> Records supplied
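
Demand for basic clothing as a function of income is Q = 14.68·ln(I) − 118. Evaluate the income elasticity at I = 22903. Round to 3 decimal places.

At I = 22903: Q = 29.373.
dQ/dI = 14.68/I = 0.000640964 at this income.
η = (dQ/dI)·(I/Q) = 0.000640964 × (22903/29.373) = 0.500.

0.500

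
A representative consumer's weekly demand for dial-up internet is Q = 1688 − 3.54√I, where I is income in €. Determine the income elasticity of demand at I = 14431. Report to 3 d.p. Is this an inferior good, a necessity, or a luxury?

At I = 14431: Q = 1262.743.
dQ/dI = -3.54/(2√I) = -0.0147341 at this income.
η = (dQ/dI)·(I/Q) = -0.0147341 × (14431/1262.743) = -0.168.
Since η < 0, the good is an inferior good.

-0.168 (inferior good)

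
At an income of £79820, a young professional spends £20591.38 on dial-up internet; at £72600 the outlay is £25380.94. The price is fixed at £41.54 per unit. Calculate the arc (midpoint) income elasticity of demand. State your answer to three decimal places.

With a constant price, Q₁ = 20591.38/41.54 = 495.700 and Q₂ = 25380.94/41.54 = 611.000 (equivalently, work directly with expenditure since P cancels).
Midpoint %ΔQ = (25380.94 − 20591.38)/22986.16 = 0.20837; midpoint %ΔI = (72600 − 79820)/76210 = -0.09474.
η = 0.20837 / -0.09474 = -2.199.

-2.199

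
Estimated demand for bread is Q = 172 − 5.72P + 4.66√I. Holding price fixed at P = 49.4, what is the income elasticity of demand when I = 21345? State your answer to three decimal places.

At P = 49.4, I = 21345: Q = 570.255.
Holding P constant, ∂Q/∂I = 4.66/(2√I) = 0.0159481.
η_I = (∂Q/∂I)·(I/Q) = 0.0159481 × (21345/570.255) = 0.597.

0.597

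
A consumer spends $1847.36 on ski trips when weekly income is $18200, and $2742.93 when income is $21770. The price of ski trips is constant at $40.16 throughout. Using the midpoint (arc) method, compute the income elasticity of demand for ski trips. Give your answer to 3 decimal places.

2.184

With a constant price, Q₁ = 1847.36/40.16 = 46.000 and Q₂ = 2742.93/40.16 = 68.300 (equivalently, work directly with expenditure since P cancels).
Midpoint %ΔQ = (2742.93 − 1847.36)/2295.15 = 0.39020; midpoint %ΔI = (21770 − 18200)/19985 = 0.17863.
η = 0.39020 / 0.17863 = 2.184.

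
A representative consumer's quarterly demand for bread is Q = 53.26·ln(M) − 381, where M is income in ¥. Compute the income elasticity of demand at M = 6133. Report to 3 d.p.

0.638

At M = 6133: Q = 83.504.
dQ/dM = 53.26/M = 0.00868417 at this income.
η = (dQ/dM)·(M/Q) = 0.00868417 × (6133/83.504) = 0.638.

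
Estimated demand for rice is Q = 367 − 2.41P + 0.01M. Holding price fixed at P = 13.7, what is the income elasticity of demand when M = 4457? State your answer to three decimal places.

At P = 13.7, M = 4457: Q = 378.553.
Holding P constant, ∂Q/∂M = 0.01.
η_M = (∂Q/∂M)·(M/Q) = 0.01 × (4457/378.553) = 0.118.

0.118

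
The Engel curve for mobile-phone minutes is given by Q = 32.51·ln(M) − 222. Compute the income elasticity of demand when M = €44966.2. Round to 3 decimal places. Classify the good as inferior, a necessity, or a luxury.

At M = 44966.2: Q = 126.301.
dQ/dM = 32.51/M = 0.000722987 at this income.
η = (dQ/dM)·(M/Q) = 0.000722987 × (44966.2/126.301) = 0.257.
Since 0 < η < 1, the good is a necessity.

0.257 (necessity)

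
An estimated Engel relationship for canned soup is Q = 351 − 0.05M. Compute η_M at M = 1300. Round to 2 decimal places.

At M = 1300: Q = 286.000.
dQ/dM = −0.05.
η = (dQ/dM)·(M/Q) = -0.05 × (1300/286.000) = -0.23.

-0.23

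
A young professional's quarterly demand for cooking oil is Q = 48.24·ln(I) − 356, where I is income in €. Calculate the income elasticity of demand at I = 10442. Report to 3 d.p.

0.534

At I = 10442: Q = 90.393.
dQ/dI = 48.24/I = 0.0046198 at this income.
η = (dQ/dI)·(I/Q) = 0.0046198 × (10442/90.393) = 0.534.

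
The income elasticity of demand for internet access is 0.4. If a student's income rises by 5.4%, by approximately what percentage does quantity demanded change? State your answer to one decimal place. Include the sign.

%ΔQ ≈ η × %ΔI = 0.4 × 5.4% = 2.2%.

2.2%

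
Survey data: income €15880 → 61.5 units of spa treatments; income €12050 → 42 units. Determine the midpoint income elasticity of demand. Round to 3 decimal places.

ΔQ = 42 − 61.5 = -19.5; midpoint Q̄ = (61.5 + 42)/2 = 51.75.
ΔI = 12050 − 15880 = -3830; midpoint Ī = (15880 + 12050)/2 = 13965.
η = (ΔQ/Q̄) ÷ (ΔI/Ī) = (-19.5/51.75) ÷ (-3830/13965) = 1.374.

1.374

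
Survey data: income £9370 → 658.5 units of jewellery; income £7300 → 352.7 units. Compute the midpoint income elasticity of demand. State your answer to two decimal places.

ΔQ = 352.7 − 658.5 = -305.8; midpoint Q̄ = (658.5 + 352.7)/2 = 505.6.
ΔI = 7300 − 9370 = -2070; midpoint Ī = (9370 + 7300)/2 = 8335.
η = (ΔQ/Q̄) ÷ (ΔI/Ī) = (-305.8/505.6) ÷ (-2070/8335) = 2.44.

2.44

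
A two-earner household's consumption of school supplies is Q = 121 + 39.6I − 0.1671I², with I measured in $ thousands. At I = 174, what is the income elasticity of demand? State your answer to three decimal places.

-1.653

At I = 174: Q = 1952.2804.
dQ/dI = 39.6 − 0.3342I = -18.55080.
η = (dQ/dI)·(I/Q) = -18.55080 × (174/1952.2804) = -1.653.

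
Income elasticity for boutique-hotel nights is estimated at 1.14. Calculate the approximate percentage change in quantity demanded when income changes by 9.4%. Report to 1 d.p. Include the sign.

10.7%

%ΔQ ≈ η × %ΔI = 1.14 × 9.4% = 10.7%.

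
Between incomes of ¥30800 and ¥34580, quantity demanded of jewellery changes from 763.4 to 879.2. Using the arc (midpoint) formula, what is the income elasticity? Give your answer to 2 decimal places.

1.22

ΔQ = 879.2 − 763.4 = 115.8; midpoint Q̄ = (763.4 + 879.2)/2 = 821.3.
ΔI = 34580 − 30800 = 3780; midpoint Ī = (30800 + 34580)/2 = 32690.
η = (ΔQ/Q̄) ÷ (ΔI/Ī) = (115.8/821.3) ÷ (3780/32690) = 1.22.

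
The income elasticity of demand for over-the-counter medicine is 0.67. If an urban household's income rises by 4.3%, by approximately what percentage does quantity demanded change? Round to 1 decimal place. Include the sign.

%ΔQ ≈ η × %ΔI = 0.67 × 4.3% = 2.9%.

2.9%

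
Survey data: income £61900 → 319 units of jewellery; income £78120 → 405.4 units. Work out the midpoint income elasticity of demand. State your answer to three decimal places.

ΔQ = 405.4 − 319 = 86.4; midpoint Q̄ = (319 + 405.4)/2 = 362.2.
ΔI = 78120 − 61900 = 16220; midpoint Ī = (61900 + 78120)/2 = 70010.
η = (ΔQ/Q̄) ÷ (ΔI/Ī) = (86.4/362.2) ÷ (16220/70010) = 1.030.

1.030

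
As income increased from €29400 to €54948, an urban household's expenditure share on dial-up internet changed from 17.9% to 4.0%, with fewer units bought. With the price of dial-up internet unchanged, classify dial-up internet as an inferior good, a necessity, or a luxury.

inferior good

Quantity demanded falls as income rises, so η < 0.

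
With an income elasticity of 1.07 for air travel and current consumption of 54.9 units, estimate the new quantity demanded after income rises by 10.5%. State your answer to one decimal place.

%ΔQ ≈ η × %ΔI = 1.07 × 10.5% = 11.235%.
New Q ≈ 54.9 × (1 + 0.11235) = 61.1.

61.1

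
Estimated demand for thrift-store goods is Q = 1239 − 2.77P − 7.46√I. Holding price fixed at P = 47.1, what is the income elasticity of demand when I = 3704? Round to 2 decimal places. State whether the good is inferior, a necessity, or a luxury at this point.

At P = 47.1, I = 3704: Q = 654.514.
Holding P constant, ∂Q/∂I = -7.46/(2√I) = -0.0612877.
η_I = (∂Q/∂I)·(I/Q) = -0.0612877 × (3704/654.514) = -0.35.
Since η < 0, this is an inferior good.

-0.35 (inferior good)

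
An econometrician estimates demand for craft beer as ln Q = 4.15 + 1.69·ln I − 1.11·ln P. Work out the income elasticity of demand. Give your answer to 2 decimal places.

1.69

In a log-linear demand, the coefficient on ln I is the income elasticity.
So η = 1.69.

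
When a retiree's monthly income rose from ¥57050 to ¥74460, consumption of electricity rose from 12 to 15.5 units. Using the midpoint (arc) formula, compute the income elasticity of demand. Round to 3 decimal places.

0.961

ΔQ = 15.5 − 12 = 3.5; midpoint Q̄ = (12 + 15.5)/2 = 13.75.
ΔI = 74460 − 57050 = 17410; midpoint Ī = (57050 + 74460)/2 = 65755.
η = (ΔQ/Q̄) ÷ (ΔI/Ī) = (3.5/13.75) ÷ (17410/65755) = 0.961.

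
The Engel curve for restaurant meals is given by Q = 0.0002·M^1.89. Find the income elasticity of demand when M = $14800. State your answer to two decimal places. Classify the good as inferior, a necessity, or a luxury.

For Q = A·M^β the income elasticity is constant and equal to β.
Here β = 1.89, so η = 1.89.
Since η > 1, the good is a luxury.

1.89 (luxury)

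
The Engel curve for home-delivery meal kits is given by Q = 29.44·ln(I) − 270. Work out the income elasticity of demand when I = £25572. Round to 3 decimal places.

At I = 25572: Q = 28.794.
dQ/dI = 29.44/I = 0.00115126 at this income.
η = (dQ/dI)·(I/Q) = 0.00115126 × (25572/28.794) = 1.022.

1.022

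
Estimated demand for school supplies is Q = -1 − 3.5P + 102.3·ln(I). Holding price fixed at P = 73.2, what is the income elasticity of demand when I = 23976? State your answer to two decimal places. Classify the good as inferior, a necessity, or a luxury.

0.13 (necessity)

At P = 73.2, I = 23976: Q = 774.476.
Holding P constant, ∂Q/∂I = 102.3/I = 0.00426677.
η_I = (∂Q/∂I)·(I/Q) = 0.00426677 × (23976/774.476) = 0.13.
Since 0 < η < 1, this is a necessity.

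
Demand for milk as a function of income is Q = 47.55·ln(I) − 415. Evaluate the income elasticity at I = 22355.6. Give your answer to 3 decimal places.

0.777

At I = 22355.6: Q = 61.205.
dQ/dI = 47.55/I = 0.00212698 at this income.
η = (dQ/dI)·(I/Q) = 0.00212698 × (22355.6/61.205) = 0.777.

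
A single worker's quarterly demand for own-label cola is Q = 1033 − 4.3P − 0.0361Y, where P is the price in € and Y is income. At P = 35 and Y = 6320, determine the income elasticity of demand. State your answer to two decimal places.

-0.35

At P = 35, Y = 6320: Q = 654.348.
Holding P constant, ∂Q/∂Y = −0.0361.
η_Y = (∂Q/∂Y)·(Y/Q) = -0.0361 × (6320/654.348) = -0.35.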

> About this task
Set out, exactly as written, the lines from the line with "Estimated demand for school" to the last line of the records, inclusive, and only those lines.

> Your solution
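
Estimated demand for school supplies is Q = -1 − 3.5P + 102.3·ln(I). Holding price fixed at P = 73.2, what is the income elasticity of demand when I = 23976? State your answer to two decimal places. Classify the good as inferior, a necessity, or a luxury.

0.13 (necessity)

At P = 73.2, I = 23976: Q = 774.476.
Holding P constant, ∂Q/∂I = 102.3/I = 0.00426677.
η_I = (∂Q/∂I)·(I/Q) = 0.00426677 × (23976/774.476) = 0.13.
Since 0 < η < 1, this is a necessity.

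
Demand for milk as a function of income is Q = 47.55·ln(I) − 415. Evaluate the income elasticity at I = 22355.6. Give your answer to 3 decimal places.

0.777

At I = 22355.6: Q = 61.205.
dQ/dI = 47.55/I = 0.00212698 at this income.
η = (dQ/dI)·(I/Q) = 0.00212698 × (22355.6/61.205) = 0.777.

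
A single worker's quarterly demand for own-label cola is Q = 1033 − 4.3P − 0.0361Y, where P is the price in € and Y is income. At P = 35 and Y = 6320, determine the income elasticity of demand. State your answer to two decimal places.

-0.35

At P = 35, Y = 6320: Q = 654.348.
Holding P constant, ∂Q/∂Y = −0.0361.
η_Y = (∂Q/∂Y)·(Y/Q) = -0.0361 × (6320/654.348) = -0.35.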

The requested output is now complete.